(Stored dataset items)
^^^^
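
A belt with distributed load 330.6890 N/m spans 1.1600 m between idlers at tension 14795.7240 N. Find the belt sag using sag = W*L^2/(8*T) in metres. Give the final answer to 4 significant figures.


sag = 330.6890 * 1.1600^2 / (8 * 14795.7240)
sag = 0.003759 m


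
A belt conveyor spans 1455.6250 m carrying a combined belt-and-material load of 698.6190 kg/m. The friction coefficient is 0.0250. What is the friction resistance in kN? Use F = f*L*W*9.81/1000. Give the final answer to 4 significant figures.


F = 0.0250 * 1455.6250 * 698.6190 * 9.81 / 1000
F = 249.4 kN


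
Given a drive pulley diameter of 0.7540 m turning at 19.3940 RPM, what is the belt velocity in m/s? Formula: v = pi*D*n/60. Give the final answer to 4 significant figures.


v = pi * 0.7540 * 19.3940 / 60
v = 0.7657 m/s


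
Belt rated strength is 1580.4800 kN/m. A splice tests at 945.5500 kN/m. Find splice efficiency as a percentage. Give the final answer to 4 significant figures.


Eff = 945.5500 / 1580.4800 * 100
Eff = 59.83 %


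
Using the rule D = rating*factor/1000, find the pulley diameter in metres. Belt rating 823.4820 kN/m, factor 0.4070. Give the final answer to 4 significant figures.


D = 823.4820 * 0.4070 / 1000
D = 0.3352 m


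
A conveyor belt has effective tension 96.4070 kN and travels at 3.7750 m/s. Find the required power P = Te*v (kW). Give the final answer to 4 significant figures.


P = Te * v = 96.4070 * 3.7750
P = 363.9 kW


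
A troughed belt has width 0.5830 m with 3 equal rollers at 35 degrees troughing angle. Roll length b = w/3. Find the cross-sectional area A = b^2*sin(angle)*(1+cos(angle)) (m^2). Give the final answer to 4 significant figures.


b = 0.5830/3 = 0.194333 m
A = 0.194333^2 * sin(35 deg) * (1 + cos(35 deg))
A = 0.03941 m^2


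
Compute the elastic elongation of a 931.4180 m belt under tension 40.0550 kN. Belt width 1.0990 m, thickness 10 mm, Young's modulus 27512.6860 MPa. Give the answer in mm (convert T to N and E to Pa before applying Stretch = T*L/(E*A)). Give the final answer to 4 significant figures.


A = 1.0990 * 0.01 = 0.01099 m^2
Stretch = 40.0550*1000 * 931.4180 / (27512.6860e6 * 0.01099) * 1000
Stretch = 123.4 mm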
^^^^
Exercise requirements » Reproduce exactly the stretch of lines that starts at the one containing "Compute the elastic" and ends with the final line of the data, including both ends and nothing more.

Task answer »
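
Compute the elastic elongation of a 931.4180 m belt under tension 40.0550 kN. Belt width 1.0990 m, thickness 10 mm, Young's modulus 27512.6860 MPa. Give the answer in mm (convert T to N and E to Pa before applying Stretch = T*L/(E*A)). Give the final answer to 4 significant figures.


A = 1.0990 * 0.01 = 0.01099 m^2
Stretch = 40.0550*1000 * 931.4180 / (27512.6860e6 * 0.01099) * 1000
Stretch = 123.4 mm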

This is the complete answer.